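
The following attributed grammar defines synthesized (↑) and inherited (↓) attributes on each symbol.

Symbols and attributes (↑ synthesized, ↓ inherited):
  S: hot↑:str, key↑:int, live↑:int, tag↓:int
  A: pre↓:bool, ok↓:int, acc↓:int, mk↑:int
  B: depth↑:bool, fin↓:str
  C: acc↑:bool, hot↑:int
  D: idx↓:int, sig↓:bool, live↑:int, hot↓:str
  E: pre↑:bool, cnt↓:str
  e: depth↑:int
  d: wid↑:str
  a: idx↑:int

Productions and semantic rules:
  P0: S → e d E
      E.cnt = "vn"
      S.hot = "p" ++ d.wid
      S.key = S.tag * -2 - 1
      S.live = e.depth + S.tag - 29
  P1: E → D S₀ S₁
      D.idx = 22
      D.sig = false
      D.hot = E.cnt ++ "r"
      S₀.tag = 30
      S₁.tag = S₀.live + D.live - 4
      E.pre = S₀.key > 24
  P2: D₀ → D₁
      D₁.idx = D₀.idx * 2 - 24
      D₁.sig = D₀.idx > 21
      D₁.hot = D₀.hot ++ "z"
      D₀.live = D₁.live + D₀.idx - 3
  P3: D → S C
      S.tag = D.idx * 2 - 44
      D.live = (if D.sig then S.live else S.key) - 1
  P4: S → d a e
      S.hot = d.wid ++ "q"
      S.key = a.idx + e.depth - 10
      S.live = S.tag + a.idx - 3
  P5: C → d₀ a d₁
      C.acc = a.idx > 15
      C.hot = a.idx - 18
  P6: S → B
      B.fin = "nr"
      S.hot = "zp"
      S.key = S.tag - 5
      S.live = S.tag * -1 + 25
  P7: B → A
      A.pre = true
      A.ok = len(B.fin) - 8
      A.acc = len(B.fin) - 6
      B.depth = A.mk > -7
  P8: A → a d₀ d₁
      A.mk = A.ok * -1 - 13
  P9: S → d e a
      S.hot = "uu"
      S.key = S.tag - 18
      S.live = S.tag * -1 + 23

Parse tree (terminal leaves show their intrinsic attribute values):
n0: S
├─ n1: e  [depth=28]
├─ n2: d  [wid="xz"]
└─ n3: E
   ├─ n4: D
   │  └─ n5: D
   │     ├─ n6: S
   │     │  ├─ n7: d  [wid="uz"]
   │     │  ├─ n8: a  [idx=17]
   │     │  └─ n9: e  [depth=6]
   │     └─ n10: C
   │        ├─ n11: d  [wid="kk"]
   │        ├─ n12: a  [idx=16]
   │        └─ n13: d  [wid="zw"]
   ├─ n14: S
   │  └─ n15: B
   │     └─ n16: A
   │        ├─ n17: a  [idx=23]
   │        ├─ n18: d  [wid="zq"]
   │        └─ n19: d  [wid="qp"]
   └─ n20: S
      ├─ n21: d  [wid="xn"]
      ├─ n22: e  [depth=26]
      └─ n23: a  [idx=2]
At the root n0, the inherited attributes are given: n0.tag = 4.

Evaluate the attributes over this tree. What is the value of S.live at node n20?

4

1. n0.tag = 4  [given at root]
2. n1.depth = 28  [terminal]
3. n2.wid = "xz"  [terminal]
4. n3.cnt = "vn"  ["vn"]
5. n4.idx = 22  [22]
6. n4.sig = false  [false]
7. n4.hot = "vnr"  [E.cnt ++ "r"]
8. n5.idx = 20  [D₀.idx * 2 - 24]
9. n5.sig = true  [D₀.idx > 21]
10. n5.hot = "vnrz"  [D₀.hot ++ "z"]
11. n6.tag = -4  [D.idx * 2 - 44]
12. n7.wid = "uz"  [terminal]
13. n8.idx = 17  [terminal]
14. n9.depth = 6  [terminal]
15. n6.hot = "uzq"  [d.wid ++ "q"]
16. n6.key = 13  [a.idx + e.depth - 10]
17. n6.live = 10  [S.tag + a.idx - 3]
18. n11.wid = "kk"  [terminal]
19. n12.idx = 16  [terminal]
20. n13.wid = "zw"  [terminal]
21. n10.acc = true  [a.idx > 15]
22. n10.hot = -2  [a.idx - 18]
23. n5.live = 9  [(if D.sig then S.live else S.key) - 1]
24. n4.live = 28  [D₁.live + D₀.idx - 3]
25. n14.tag = 30  [30]
26. n15.fin = "nr"  ["nr"]
27. n16.pre = true  [true]
28. n16.ok = -6  [len(B.fin) - 8]
29. n16.acc = -4  [len(B.fin) - 6]
30. n17.idx = 23  [terminal]
31. n18.wid = "zq"  [terminal]
32. n19.wid = "qp"  [terminal]
33. n16.mk = -7  [A.ok * -1 - 13]
34. n15.depth = false  [A.mk > -7]
35. n14.hot = "zp"  ["zp"]
36. n14.key = 25  [S.tag - 5]
37. n14.live = -5  [S.tag * -1 + 25]
38. n20.tag = 19  [S₀.live + D.live - 4]
39. n21.wid = "xn"  [terminal]
40. n22.depth = 26  [terminal]
41. n23.idx = 2  [terminal]
42. n20.hot = "uu"  ["uu"]
43. n20.key = 1  [S.tag - 18]
44. n20.live = 4  [S.tag * -1 + 23]
45. n3.pre = true  [S₀.key > 24]
46. n0.hot = "pxz"  ["p" ++ d.wid]
47. n0.key = -9  [S.tag * -2 - 1]
48. n0.live = 3  [e.depth + S.tag - 29]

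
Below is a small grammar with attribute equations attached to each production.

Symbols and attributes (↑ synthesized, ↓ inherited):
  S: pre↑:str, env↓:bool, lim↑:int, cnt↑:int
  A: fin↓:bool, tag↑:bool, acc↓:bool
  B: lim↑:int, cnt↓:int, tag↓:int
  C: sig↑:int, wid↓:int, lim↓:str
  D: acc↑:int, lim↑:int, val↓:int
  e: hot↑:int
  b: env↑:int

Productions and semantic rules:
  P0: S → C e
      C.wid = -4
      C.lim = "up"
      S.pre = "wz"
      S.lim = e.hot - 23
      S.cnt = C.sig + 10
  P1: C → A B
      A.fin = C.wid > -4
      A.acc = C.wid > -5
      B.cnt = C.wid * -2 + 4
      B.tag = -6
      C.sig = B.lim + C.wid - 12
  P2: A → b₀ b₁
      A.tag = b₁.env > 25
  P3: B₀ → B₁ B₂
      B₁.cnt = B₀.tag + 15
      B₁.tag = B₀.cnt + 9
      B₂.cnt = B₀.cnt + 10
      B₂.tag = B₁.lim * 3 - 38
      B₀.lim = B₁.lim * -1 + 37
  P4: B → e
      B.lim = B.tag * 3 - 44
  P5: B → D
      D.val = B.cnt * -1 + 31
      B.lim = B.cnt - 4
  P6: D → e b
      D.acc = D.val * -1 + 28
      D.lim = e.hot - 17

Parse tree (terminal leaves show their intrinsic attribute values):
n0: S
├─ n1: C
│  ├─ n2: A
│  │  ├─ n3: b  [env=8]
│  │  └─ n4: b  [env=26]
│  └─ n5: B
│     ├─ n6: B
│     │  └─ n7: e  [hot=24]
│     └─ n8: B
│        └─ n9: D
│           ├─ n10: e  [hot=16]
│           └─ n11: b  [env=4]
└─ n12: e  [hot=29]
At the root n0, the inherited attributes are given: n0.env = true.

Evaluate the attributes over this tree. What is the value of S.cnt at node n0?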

**The task**
Transcribe the material exactly, so that no line is lost or altered.

**Answer**
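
The following attributed grammar defines synthesized (↑) and inherited (↓) attributes on each symbol.

Symbols and attributes (↑ synthesized, ↓ inherited):
  S: hot↑:str, key↑:int, live↑:int, tag↓:int
  A: pre↓:bool, ok↓:int, acc↓:int, mk↑:int
  B: depth↑:bool, fin↓:str
  C: acc↑:bool, hot↑:int
  D: idx↓:int, sig↓:bool, live↑:int, hot↓:str
  E: pre↑:bool, cnt↓:str
  e: depth↑:int
  d: wid↑:str
  a: idx↑:int

Productions and semantic rules:
  P0: S → e d E
      E.cnt = "vn"
      S.hot = "p" ++ d.wid
      S.key = S.tag * -2 - 1
      S.live = e.depth + S.tag - 29
  P1: E → D S₀ S₁
      D.idx = 22
      D.sig = false
      D.hot = E.cnt ++ "r"
      S₀.tag = 30
      S₁.tag = S₀.live + D.live - 4
      E.pre = S₀.key > 24
  P2: D₀ → D₁
      D₁.idx = D₀.idx * 2 - 24
      D₁.sig = D₀.idx > 21
      D₁.hot = D₀.hot ++ "z"
      D₀.live = D₁.live + D₀.idx - 3
  P3: D → S C
      S.tag = D.idx * 2 - 44
      D.live = (if D.sig then S.live else S.key) - 1
  P4: S → d a e
      S.hot = d.wid ++ "q"
      S.key = a.idx + e.depth - 10
      S.live = S.tag + a.idx - 3
  P5: C → d₀ a d₁
      C.acc = a.idx > 15
      C.hot = a.idx - 18
  P6: S → B
      B.fin = "nr"
      S.hot = "zp"
      S.key = S.tag - 5
      S.live = S.tag * -1 + 25
  P7: B → A
      A.pre = true
      A.ok = len(B.fin) - 8
      A.acc = len(B.fin) - 6
      B.depth = A.mk > -7
  P8: A → a d₀ d₁
      A.mk = A.ok * -1 - 13
  P9: S → d e a
      S.hot = "uu"
      S.key = S.tag - 18
      S.live = S.tag * -1 + 23

Parse tree (terminal leaves show their intrinsic attribute values):
n0: S
├─ n1: e  [depth=28]
├─ n2: d  [wid="xz"]
└─ n3: E
   ├─ n4: D
   │  └─ n5: D
   │     ├─ n6: S
   │     │  ├─ n7: d  [wid="uz"]
   │     │  ├─ n8: a  [idx=17]
   │     │  └─ n9: e  [depth=6]
   │     └─ n10: C
   │        ├─ n11: d  [wid="kk"]
   │        ├─ n12: a  [idx=16]
   │        └─ n13: d  [wid="zw"]
   ├─ n14: S
   │  └─ n15: B
   │     └─ n16: A
   │        ├─ n17: a  [idx=23]
   │        ├─ n18: d  [wid="zq"]
   │        └─ n19: d  [wid="qp"]
   └─ n20: S
      ├─ n21: d  [wid="xn"]
      ├─ n22: e  [depth=26]
      └─ n23: a  [idx=2]
At the root n0, the inherited attributes are given: n0.tag = 4.

Evaluate the attributes over this tree. What is the value of S.live at node n20?

4

1. n0.tag = 4  [given at root]
2. n1.depth = 28  [terminal]
3. n2.wid = "xz"  [terminal]
4. n3.cnt = "vn"  ["vn"]
5. n4.idx = 22  [22]
6. n4.sig = false  [false]
7. n4.hot = "vnr"  [E.cnt ++ "r"]
8. n5.idx = 20  [D₀.idx * 2 - 24]
9. n5.sig = true  [D₀.idx > 21]
10. n5.hot = "vnrz"  [D₀.hot ++ "z"]
11. n6.tag = -4  [D.idx * 2 - 44]
12. n7.wid = "uz"  [terminal]
13. n8.idx = 17  [terminal]
14. n9.depth = 6  [terminal]
15. n6.hot = "uzq"  [d.wid ++ "q"]
16. n6.key = 13  [a.idx + e.depth - 10]
17. n6.live = 10  [S.tag + a.idx - 3]
18. n11.wid = "kk"  [terminal]
19. n12.idx = 16  [terminal]
20. n13.wid = "zw"  [terminal]
21. n10.acc = true  [a.idx > 15]
22. n10.hot = -2  [a.idx - 18]
23. n5.live = 9  [(if D.sig then S.live else S.key) - 1]
24. n4.live = 28  [D₁.live + D₀.idx - 3]
25. n14.tag = 30  [30]
26. n15.fin = "nr"  ["nr"]
27. n16.pre = true  [true]
28. n16.ok = -6  [len(B.fin) - 8]
29. n16.acc = -4  [len(B.fin) - 6]
30. n17.idx = 23  [terminal]
31. n18.wid = "zq"  [terminal]
32. n19.wid = "qp"  [terminal]
33. n16.mk = -7  [A.ok * -1 - 13]
34. n15.depth = false  [A.mk > -7]
35. n14.hot = "zp"  ["zp"]
36. n14.key = 25  [S.tag - 5]
37. n14.live = -5  [S.tag * -1 + 25]
38. n20.tag = 19  [S₀.live + D.live - 4]
39. n21.wid = "xn"  [terminal]
40. n22.depth = 26  [terminal]
41. n23.idx = 2  [terminal]
42. n20.hot = "uu"  ["uu"]
43. n20.key = 1  [S.tag - 18]
44. n20.live = 4  [S.tag * -1 + 23]
45. n3.pre = true  [S₀.key > 24]
46. n0.hot = "pxz"  ["p" ++ d.wid]
47. n0.key = -9  [S.tag * -2 - 1]
48. n0.live = 3  [e.depth + S.tag - 29]

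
Below is a small grammar with attribute equations attached to each production.

Symbols and attributes (↑ synthesized, ↓ inherited):
  S: pre↑:str, env↓:bool, lim↑:int, cnt↑:int
  A: fin↓:bool, tag↑:bool, acc↓:bool
  B: lim↑:int, cnt↓:int, tag↓:int
  C: sig↑:int, wid↓:int, lim↓:str
  D: acc↑:int, lim↑:int, val↓:int
  e: hot↑:int
  b: env↑:int

Productions and semantic rules:
  P0: S → C e
      C.wid = -4
      C.lim = "up"
      S.pre = "wz"
      S.lim = e.hot - 23
      S.cnt = C.sig + 10
  P1: C → A B
      A.fin = C.wid > -4
      A.acc = C.wid > -5
      B.cnt = C.wid * -2 + 4
      B.tag = -6
      C.sig = B.lim + C.wid - 12
  P2: A → b₀ b₁
      A.tag = b₁.env > 25
  P3: B₀ → B₁ B₂
      B₁.cnt = B₀.tag + 15
      B₁.tag = B₀.cnt + 9
      B₂.cnt = B₀.cnt + 10
      B₂.tag = B₁.lim * 3 - 38
      B₀.lim = B₁.lim * -1 + 37
  P4: B → e
      B.lim = B.tag * 3 - 44
  P5: B → D
      D.val = B.cnt * -1 + 31
      B.lim = B.cnt - 4
  P6: D → e b
      D.acc = D.val * -1 + 28
      D.lim = e.hot - 17

Parse tree (terminal leaves show their intrinsic attribute values):
n0: S
├─ n1: C
│  ├─ n2: A
│  │  ├─ n3: b  [env=8]
│  │  └─ n4: b  [env=26]
│  └─ n5: B
│     ├─ n6: B
│     │  └─ n7: e  [hot=24]
│     └─ n8: B
│        └─ n9: D
│           ├─ n10: e  [hot=16]
│           └─ n11: b  [env=4]
└─ n12: e  [hot=29]
At the root n0, the inherited attributes are given: n0.env = true.

Evaluate the attributes over this tree. What is the value of S.cnt at node n0?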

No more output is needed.